• [Task item]
Every entry needs to appear again exactly as written below.

• [Source material]
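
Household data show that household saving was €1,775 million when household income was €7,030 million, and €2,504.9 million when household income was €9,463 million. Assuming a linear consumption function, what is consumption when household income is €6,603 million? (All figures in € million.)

C = 4956.1

MPS = ΔS/ΔY = (2504.9 − 1775)/(9463 − 7030) = 729.9/2433 = 0.3
MPC = 1 − MPS = 0.7
Autonomous saving = 1775 − 0.3(7030) = -334, so a = 334
C = 334 + 0.7(6603) = 334 + 4622.1 = 4956.1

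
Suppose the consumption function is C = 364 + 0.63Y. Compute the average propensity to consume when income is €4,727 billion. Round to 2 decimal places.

C = 364 + 0.63(4727) = 3342.01
APC = C/Y = 3342.01/4727 = 0.71

APC = 0.71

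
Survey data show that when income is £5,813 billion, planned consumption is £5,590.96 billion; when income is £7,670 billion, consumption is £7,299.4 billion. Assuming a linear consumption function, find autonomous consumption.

a = 243

MPC = ΔC/ΔY = (7299.4 − 5590.96)/(7670 − 5813) = 1708.44/1857 = 0.92
a = C − MPC·Y = 5590.96 − 0.92(5813) = 5590.96 − 5347.96 = 243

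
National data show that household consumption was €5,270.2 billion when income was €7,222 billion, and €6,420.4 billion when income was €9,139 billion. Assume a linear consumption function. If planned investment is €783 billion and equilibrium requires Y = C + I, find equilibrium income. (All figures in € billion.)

Y = 4300

MPC = (6420.4 − 5270.2)/(9139 − 7222) = 1150.2/1917 = 0.6
a = 5270.2 − 0.6(7222) = 937
Equilibrium: Y = 937 + 0.6Y + 783
0.4Y = 1720, so Y = 1720/0.4 = 4300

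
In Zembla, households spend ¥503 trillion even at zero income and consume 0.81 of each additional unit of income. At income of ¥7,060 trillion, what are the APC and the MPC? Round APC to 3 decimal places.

MPC = 0.81 (the slope of the consumption function)
C = 503 + 0.81(7060) = 6221.6, so APC = 6221.6/7060 = 0.881

APC = 0.881; MPC = 0.81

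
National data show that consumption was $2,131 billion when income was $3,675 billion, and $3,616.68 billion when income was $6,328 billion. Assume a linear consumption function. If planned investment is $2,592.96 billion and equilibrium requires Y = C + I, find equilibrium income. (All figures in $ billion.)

MPC = (3616.68 − 2131)/(6328 − 3675) = 1485.68/2653 = 0.56
a = 2131 − 0.56(3675) = 73
Equilibrium: Y = 73 + 0.56Y + 2592.96
0.44Y = 2665.96, so Y = 2665.96/0.44 = 6059

Y = 6059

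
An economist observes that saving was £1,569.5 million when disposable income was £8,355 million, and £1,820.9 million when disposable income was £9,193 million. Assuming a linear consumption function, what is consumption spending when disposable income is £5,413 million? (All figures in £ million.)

MPS = ΔS/ΔY = (1820.9 − 1569.5)/(9193 − 8355) = 251.4/838 = 0.3
MPC = 1 − MPS = 0.7
Autonomous saving = 1569.5 − 0.3(8355) = -937, so a = 937
C = 937 + 0.7(5413) = 937 + 3789.1 = 4726.1

C = 4726.1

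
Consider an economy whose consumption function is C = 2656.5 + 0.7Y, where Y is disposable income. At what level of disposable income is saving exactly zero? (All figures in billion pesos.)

At break-even, C = Y: 2656.5 + 0.7Y = Y
0.3Y = 2656.5, so Y = 2656.5/0.3 = 8855

Y = 8855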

• [Completed exercise]
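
Household data show that household saving was €1,775 million when household income was €7,030 million, and €2,504.9 million when household income was €9,463 million. Assuming a linear consumption function, what is consumption when household income is €6,603 million? (All figures in € million.)

C = 4956.1

MPS = ΔS/ΔY = (2504.9 − 1775)/(9463 − 7030) = 729.9/2433 = 0.3
MPC = 1 − MPS = 0.7
Autonomous saving = 1775 − 0.3(7030) = -334, so a = 334
C = 334 + 0.7(6603) = 334 + 4622.1 = 4956.1

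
Suppose the consumption function is C = 364 + 0.63Y. Compute the average propensity to consume when income is €4,727 billion. Round to 2 decimal places.

C = 364 + 0.63(4727) = 3342.01
APC = C/Y = 3342.01/4727 = 0.71

APC = 0.71

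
Survey data show that when income is £5,813 billion, planned consumption is £5,590.96 billion; when income is £7,670 billion, consumption is £7,299.4 billion. Assuming a linear consumption function, find autonomous consumption.

a = 243

MPC = ΔC/ΔY = (7299.4 − 5590.96)/(7670 − 5813) = 1708.44/1857 = 0.92
a = C − MPC·Y = 5590.96 − 0.92(5813) = 5590.96 − 5347.96 = 243

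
National data show that household consumption was €5,270.2 billion when income was €7,222 billion, and €6,420.4 billion when income was €9,139 billion. Assume a linear consumption function. If planned investment is €783 billion and equilibrium requires Y = C + I, find equilibrium income. (All figures in € billion.)

Y = 4300

MPC = (6420.4 − 5270.2)/(9139 − 7222) = 1150.2/1917 = 0.6
a = 5270.2 − 0.6(7222) = 937
Equilibrium: Y = 937 + 0.6Y + 783
0.4Y = 1720, so Y = 1720/0.4 = 4300

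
In Zembla, households spend ¥503 trillion even at zero income and consume 0.81 of each additional unit of income. At income of ¥7,060 trillion, what are the APC and the MPC? Round APC to 3 decimal places.

MPC = 0.81 (the slope of the consumption function)
C = 503 + 0.81(7060) = 6221.6, so APC = 6221.6/7060 = 0.881

APC = 0.881; MPC = 0.81

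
National data show that consumption was $2,131 billion when income was $3,675 billion, and $3,616.68 billion when income was $6,328 billion. Assume a linear consumption function. If planned investment is $2,592.96 billion and equilibrium requires Y = C + I, find equilibrium income. (All figures in $ billion.)

MPC = (3616.68 − 2131)/(6328 − 3675) = 1485.68/2653 = 0.56
a = 2131 − 0.56(3675) = 73
Equilibrium: Y = 73 + 0.56Y + 2592.96
0.44Y = 2665.96, so Y = 2665.96/0.44 = 6059

Y = 6059

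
An economist observes that saving was £1,569.5 million when disposable income was £8,355 million, and £1,820.9 million when disposable income was £9,193 million. Assuming a linear consumption function, what is consumption spending when disposable income is £5,413 million? (All figures in £ million.)

MPS = ΔS/ΔY = (1820.9 − 1569.5)/(9193 − 8355) = 251.4/838 = 0.3
MPC = 1 − MPS = 0.7
Autonomous saving = 1569.5 − 0.3(8355) = -937, so a = 937
C = 937 + 0.7(5413) = 937 + 3789.1 = 4726.1

C = 4726.1

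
Consider an economy whose consumption function is C = 2656.5 + 0.7Y, where Y is disposable income. At what level of disposable income is saving exactly zero? (All figures in billion pesos.)

At break-even, C = Y: 2656.5 + 0.7Y = Y
0.3Y = 2656.5, so Y = 2656.5/0.3 = 8855

Y = 8855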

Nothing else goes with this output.